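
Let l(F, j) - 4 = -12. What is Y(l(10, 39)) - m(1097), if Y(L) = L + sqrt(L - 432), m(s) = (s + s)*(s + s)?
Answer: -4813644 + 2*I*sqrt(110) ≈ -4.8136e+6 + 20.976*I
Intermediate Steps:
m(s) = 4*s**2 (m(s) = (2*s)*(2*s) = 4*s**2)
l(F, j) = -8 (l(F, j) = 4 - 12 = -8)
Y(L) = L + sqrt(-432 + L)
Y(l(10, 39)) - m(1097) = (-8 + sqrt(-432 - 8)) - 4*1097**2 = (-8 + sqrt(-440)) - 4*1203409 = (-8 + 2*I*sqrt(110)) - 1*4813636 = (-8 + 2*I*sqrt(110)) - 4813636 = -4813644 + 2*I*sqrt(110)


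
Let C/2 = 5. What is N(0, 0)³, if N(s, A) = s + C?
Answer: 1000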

# # #

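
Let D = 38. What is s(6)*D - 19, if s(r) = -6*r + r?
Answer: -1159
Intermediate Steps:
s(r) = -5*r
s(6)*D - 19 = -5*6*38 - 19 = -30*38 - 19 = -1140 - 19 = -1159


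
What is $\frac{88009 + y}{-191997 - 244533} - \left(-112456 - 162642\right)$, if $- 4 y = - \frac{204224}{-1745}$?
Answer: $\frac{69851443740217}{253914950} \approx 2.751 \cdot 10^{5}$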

# # #

* Assigned task *
Scan the lines above, and whenever one holds the string "What", copy it.

* Result for this task *
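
Let l(F, j) - 4 = -12. What is Y(l(10, 39)) - m(1097), if Y(L) = L + sqrt(L - 432), m(s) = (s + s)*(s + s)?
Let C/2 = 5. What is N(0, 0)³, if N(s, A) = s + C?
Let D = 38. What is s(6)*D - 19, if s(r) = -6*r + r?
What is $\frac{88009 + y}{-191997 - 244533} - \left(-112456 - 162642\right)$, if $- 4 y = - \frac{204224}{-1745}$?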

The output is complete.